Return every line of the data below word for word, including the punctuation.
########
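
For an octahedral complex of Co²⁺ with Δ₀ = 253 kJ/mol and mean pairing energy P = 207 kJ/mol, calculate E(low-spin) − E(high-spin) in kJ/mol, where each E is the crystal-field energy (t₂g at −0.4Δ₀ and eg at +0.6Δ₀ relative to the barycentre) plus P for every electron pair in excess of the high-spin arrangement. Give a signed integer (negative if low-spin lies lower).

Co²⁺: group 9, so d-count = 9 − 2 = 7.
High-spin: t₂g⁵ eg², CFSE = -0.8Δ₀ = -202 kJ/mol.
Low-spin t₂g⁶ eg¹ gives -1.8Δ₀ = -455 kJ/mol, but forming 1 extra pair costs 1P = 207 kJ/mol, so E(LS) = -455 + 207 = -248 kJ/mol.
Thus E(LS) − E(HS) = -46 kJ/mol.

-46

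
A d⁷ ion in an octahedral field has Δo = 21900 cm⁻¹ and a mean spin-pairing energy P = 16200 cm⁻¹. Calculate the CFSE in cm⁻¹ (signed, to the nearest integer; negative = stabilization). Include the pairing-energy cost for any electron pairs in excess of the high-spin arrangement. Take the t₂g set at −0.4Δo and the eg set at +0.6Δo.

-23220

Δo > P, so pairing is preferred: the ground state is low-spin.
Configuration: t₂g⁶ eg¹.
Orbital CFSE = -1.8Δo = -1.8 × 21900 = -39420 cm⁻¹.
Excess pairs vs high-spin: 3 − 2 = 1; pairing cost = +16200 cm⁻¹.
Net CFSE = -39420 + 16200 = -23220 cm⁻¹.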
########
■ RESULT FOR THIS TASK
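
For an octahedral complex of Co²⁺ with Δ₀ = 253 kJ/mol and mean pairing energy P = 207 kJ/mol, calculate E(low-spin) − E(high-spin) in kJ/mol, where each E is the crystal-field energy (t₂g at −0.4Δ₀ and eg at +0.6Δ₀ relative to the barycentre) plus P for every electron pair in excess of the high-spin arrangement. Give a signed integer (negative if low-spin lies lower).

Co²⁺: group 9, so d-count = 9 − 2 = 7.
High-spin: t₂g⁵ eg², CFSE = -0.8Δ₀ = -202 kJ/mol.
Low-spin t₂g⁶ eg¹ gives -1.8Δ₀ = -455 kJ/mol, but forming 1 extra pair costs 1P = 207 kJ/mol, so E(LS) = -455 + 207 = -248 kJ/mol.
Thus E(LS) − E(HS) = -46 kJ/mol.

-46

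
A d⁷ ion in an octahedral field has Δo = 21900 cm⁻¹ and a mean spin-pairing energy P = 16200 cm⁻¹. Calculate the CFSE in cm⁻¹ (signed, to the nearest integer; negative = stabilization). Include the pairing-energy cost for any electron pairs in excess of the high-spin arrangement. Take the t₂g set at −0.4Δo and the eg set at +0.6Δo.

-23220

Δo > P, so pairing is preferred: the ground state is low-spin.
Configuration: t₂g⁶ eg¹.
Orbital CFSE = -1.8Δo = -1.8 × 21900 = -39420 cm⁻¹.
Excess pairs vs high-spin: 3 − 2 = 1; pairing cost = +16200 cm⁻¹.
Net CFSE = -39420 + 16200 = -23220 cm⁻¹.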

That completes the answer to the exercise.